Top of Material for this exercise

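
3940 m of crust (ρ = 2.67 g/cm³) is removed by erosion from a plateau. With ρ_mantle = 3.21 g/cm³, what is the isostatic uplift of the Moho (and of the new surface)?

Unloading: uplift u = e ρ_c/ρ_m = 3940 m × 2.67/3.21 = 3280 m.

3280 m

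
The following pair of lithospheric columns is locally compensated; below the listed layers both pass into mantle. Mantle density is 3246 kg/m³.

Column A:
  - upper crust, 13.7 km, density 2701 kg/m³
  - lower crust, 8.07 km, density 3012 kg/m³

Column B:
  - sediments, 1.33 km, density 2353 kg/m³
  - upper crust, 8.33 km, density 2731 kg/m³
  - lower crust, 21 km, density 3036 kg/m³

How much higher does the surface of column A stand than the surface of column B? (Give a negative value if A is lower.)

For any compensation level in the mantle, the mantle terms cancel and isostasy reduces to e = (Σt_A − Σt_B) − (Σ(ρt)_A − Σ(ρt)_B) / ρ_m.
Σt_A = 21.77 km; Σt_B = 30.66 km; Σ(ρt)_A = 61310.54; Σ(ρt)_B = 89634.72 (in km·kg/m³).
e = (21.77 − 30.66) − (61310.54 − 89634.72) / 3246 = −0.164 km.

−0.164 km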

Bottom of Material for this exercise

▶ **Exercise prompt**
Copy each line from the data that features the string "density".

▶ **Answer box**
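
The following pair of lithospheric columns is locally compensated; below the listed layers both pass into mantle. Mantle density is 3246 kg/m³.
  - upper crust, 13.7 km, density 2701 kg/m³
  - lower crust, 8.07 km, density 3012 kg/m³
  - sediments, 1.33 km, density 2353 kg/m³
  - upper crust, 8.33 km, density 2731 kg/m³
  - lower crust, 21 km, density 3036 kg/m³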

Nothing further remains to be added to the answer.